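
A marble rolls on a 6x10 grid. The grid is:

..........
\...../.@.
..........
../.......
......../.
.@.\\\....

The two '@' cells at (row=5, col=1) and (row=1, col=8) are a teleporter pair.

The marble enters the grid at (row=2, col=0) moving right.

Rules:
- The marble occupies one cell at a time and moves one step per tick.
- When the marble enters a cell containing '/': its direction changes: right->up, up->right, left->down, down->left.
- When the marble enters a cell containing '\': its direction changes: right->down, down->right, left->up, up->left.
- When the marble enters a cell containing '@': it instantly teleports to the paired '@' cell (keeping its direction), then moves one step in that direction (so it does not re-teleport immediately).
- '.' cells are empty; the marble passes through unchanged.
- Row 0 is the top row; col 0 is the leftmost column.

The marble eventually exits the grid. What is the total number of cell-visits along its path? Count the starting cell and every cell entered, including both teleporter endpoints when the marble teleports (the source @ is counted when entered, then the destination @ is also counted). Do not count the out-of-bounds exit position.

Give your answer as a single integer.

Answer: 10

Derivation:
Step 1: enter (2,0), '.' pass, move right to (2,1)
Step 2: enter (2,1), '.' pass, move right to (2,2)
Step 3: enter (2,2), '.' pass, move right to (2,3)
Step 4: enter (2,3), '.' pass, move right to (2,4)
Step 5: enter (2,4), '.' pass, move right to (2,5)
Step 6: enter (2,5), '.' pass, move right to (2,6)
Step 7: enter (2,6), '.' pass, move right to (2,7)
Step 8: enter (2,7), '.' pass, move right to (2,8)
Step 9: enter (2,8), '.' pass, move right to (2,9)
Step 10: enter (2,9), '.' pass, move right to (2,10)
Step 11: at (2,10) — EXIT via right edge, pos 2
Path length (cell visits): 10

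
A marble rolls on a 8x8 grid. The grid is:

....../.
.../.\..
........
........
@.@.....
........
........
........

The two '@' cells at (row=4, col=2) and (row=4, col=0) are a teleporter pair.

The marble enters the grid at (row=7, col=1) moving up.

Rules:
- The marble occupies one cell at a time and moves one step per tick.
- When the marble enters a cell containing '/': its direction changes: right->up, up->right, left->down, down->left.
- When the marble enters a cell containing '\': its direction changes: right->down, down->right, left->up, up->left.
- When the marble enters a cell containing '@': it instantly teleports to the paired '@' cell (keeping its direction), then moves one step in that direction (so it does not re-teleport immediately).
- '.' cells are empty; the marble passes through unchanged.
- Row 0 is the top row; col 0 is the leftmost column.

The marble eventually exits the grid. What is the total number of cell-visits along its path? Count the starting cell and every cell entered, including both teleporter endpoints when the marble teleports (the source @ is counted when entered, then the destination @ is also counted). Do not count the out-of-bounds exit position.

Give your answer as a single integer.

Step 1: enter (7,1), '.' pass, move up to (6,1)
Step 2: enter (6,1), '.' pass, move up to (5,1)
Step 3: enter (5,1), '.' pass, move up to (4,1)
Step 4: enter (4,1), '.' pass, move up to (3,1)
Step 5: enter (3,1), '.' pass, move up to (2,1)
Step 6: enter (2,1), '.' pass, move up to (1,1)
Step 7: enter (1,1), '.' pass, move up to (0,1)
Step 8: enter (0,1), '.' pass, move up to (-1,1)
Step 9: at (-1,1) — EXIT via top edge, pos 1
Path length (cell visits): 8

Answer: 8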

·····

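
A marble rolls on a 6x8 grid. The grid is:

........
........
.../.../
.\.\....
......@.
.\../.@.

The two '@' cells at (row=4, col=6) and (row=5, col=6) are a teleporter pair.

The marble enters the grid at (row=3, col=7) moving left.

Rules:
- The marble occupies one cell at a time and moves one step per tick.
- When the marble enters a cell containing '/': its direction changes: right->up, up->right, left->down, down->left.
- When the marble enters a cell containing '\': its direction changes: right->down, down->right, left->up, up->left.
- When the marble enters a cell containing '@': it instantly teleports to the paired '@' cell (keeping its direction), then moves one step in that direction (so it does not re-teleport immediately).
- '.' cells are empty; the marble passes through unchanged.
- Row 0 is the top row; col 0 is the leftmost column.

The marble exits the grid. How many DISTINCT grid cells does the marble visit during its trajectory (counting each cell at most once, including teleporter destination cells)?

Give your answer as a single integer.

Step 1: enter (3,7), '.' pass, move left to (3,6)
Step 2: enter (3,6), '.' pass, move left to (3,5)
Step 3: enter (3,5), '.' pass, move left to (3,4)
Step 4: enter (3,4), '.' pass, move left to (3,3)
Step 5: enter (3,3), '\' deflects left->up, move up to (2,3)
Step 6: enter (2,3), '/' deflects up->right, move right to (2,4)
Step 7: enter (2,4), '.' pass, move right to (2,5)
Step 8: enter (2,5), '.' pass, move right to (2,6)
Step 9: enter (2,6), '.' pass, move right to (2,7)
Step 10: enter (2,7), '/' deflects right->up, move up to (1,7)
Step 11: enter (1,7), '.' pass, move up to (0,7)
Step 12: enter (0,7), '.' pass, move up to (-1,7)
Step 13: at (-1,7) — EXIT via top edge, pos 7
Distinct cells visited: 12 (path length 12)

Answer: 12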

·····

Activity:
The lines above, starting at the one with "The marble enters the grid at (row=3, col=7)" and ending at the one with "The marble exits", are the only ones to return, exactly as written.

Solved exercise:
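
The marble enters the grid at (row=3, col=7) moving left.

Rules:
- The marble occupies one cell at a time and moves one step per tick.
- When the marble enters a cell containing '/': its direction changes: right->up, up->right, left->down, down->left.
- When the marble enters a cell containing '\': its direction changes: right->down, down->right, left->up, up->left.
- When the marble enters a cell containing '@': it instantly teleports to the paired '@' cell (keeping its direction), then moves one step in that direction (so it does not re-teleport immediately).
- '.' cells are empty; the marble passes through unchanged.
- Row 0 is the top row; col 0 is the leftmost column.

The marble exits the grid. How many DISTINCT grid cells does the marble visit during its trajectory (counting each cell at most once, including teleporter destination cells)?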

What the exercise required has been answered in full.